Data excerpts
===

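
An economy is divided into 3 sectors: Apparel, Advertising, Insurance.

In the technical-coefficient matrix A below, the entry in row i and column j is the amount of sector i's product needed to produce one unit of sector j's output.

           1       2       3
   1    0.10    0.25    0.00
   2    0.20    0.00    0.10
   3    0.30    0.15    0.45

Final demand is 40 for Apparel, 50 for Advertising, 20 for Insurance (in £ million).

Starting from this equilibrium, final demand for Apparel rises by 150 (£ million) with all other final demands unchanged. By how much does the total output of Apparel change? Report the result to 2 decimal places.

I − A =
  [   0.90    -0.25     0.00]
  [  -0.20     1.00    -0.10]
  [  -0.30    -0.15     0.55]
Cofactors of I−A, C_ij = (−1)^(i+j)·(minor ij) (rows/columns in the sector order above):
  C_11 = (1.00)(0.55) − (-0.10)(-0.15) = 0.5350
  C_12 = −[(-0.20)(0.55) − (-0.10)(-0.30)] = 0.1400
  C_13 = (-0.20)(-0.15) − (1.00)(-0.30) = 0.3300
  C_21 = −[(-0.25)(0.55) − (0.00)(-0.15)] = 0.1375
  C_22 = (0.90)(0.55) − (0.00)(-0.30) = 0.4950
  C_23 = −[(0.90)(-0.15) − (-0.25)(-0.30)] = 0.2100
  C_31 = (-0.25)(-0.10) − (0.00)(1.00) = 0.0250
  C_32 = −[(0.90)(-0.10) − (0.00)(-0.20)] = 0.0900
  C_33 = (0.90)(1.00) − (-0.25)(-0.20) = 0.8500
det(I−A) = Σ_j (I−A)_1j·C_1j = (0.90)(0.5350) + (-0.25)(0.1400) + (0.00)(0.3300) = 0.4465
adj(I−A) = Cᵀ =
  [ 0.5350   0.1375   0.0250]
  [ 0.1400   0.4950   0.0900]
  [ 0.3300   0.2100   0.8500]
(I − A)⁻¹ = adj(I−A) / det(I−A) ≈
  [   1.1982     0.3080     0.0560]
  [   0.3135     1.1086     0.2016]
  [   0.7391     0.4703     1.9037]
Δx = (I − A)⁻¹ Δd with Δd having +150 in the Apparel component and 0 elsewhere.
So Δx_1 = L_11 · (+150), where L_11 = adj(I−A)_11 / det(I−A) = 0.5350 / 0.4465.
Δx_1 = 0.5350 × (+150) / 0.4465 = 80.25 / 0.4465 ≈ 179.73.

Δx_1 = 179.73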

===

WORK REQUEST
Each line of the data must come back exactly as written.

SOLUTION
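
An economy is divided into 3 sectors: Apparel, Advertising, Insurance.

In the technical-coefficient matrix A below, the entry in row i and column j is the amount of sector i's product needed to produce one unit of sector j's output.

           1       2       3
   1    0.10    0.25    0.00
   2    0.20    0.00    0.10
   3    0.30    0.15    0.45

Final demand is 40 for Apparel, 50 for Advertising, 20 for Insurance (in £ million).

Starting from this equilibrium, final demand for Apparel rises by 150 (£ million) with all other final demands unchanged. By how much does the total output of Apparel change? Report the result to 2 decimal places.

I − A =
  [   0.90    -0.25     0.00]
  [  -0.20     1.00    -0.10]
  [  -0.30    -0.15     0.55]
Cofactors of I−A, C_ij = (−1)^(i+j)·(minor ij) (rows/columns in the sector order above):
  C_11 = (1.00)(0.55) − (-0.10)(-0.15) = 0.5350
  C_12 = −[(-0.20)(0.55) − (-0.10)(-0.30)] = 0.1400
  C_13 = (-0.20)(-0.15) − (1.00)(-0.30) = 0.3300
  C_21 = −[(-0.25)(0.55) − (0.00)(-0.15)] = 0.1375
  C_22 = (0.90)(0.55) − (0.00)(-0.30) = 0.4950
  C_23 = −[(0.90)(-0.15) − (-0.25)(-0.30)] = 0.2100
  C_31 = (-0.25)(-0.10) − (0.00)(1.00) = 0.0250
  C_32 = −[(0.90)(-0.10) − (0.00)(-0.20)] = 0.0900
  C_33 = (0.90)(1.00) − (-0.25)(-0.20) = 0.8500
det(I−A) = Σ_j (I−A)_1j·C_1j = (0.90)(0.5350) + (-0.25)(0.1400) + (0.00)(0.3300) = 0.4465
adj(I−A) = Cᵀ =
  [ 0.5350   0.1375   0.0250]
  [ 0.1400   0.4950   0.0900]
  [ 0.3300   0.2100   0.8500]
(I − A)⁻¹ = adj(I−A) / det(I−A) ≈
  [   1.1982     0.3080     0.0560]
  [   0.3135     1.1086     0.2016]
  [   0.7391     0.4703     1.9037]
Δx = (I − A)⁻¹ Δd with Δd having +150 in the Apparel component and 0 elsewhere.
So Δx_1 = L_11 · (+150), where L_11 = adj(I−A)_11 / det(I−A) = 0.5350 / 0.4465.
Δx_1 = 0.5350 × (+150) / 0.4465 = 80.25 / 0.4465 ≈ 179.73.

Δx_1 = 179.73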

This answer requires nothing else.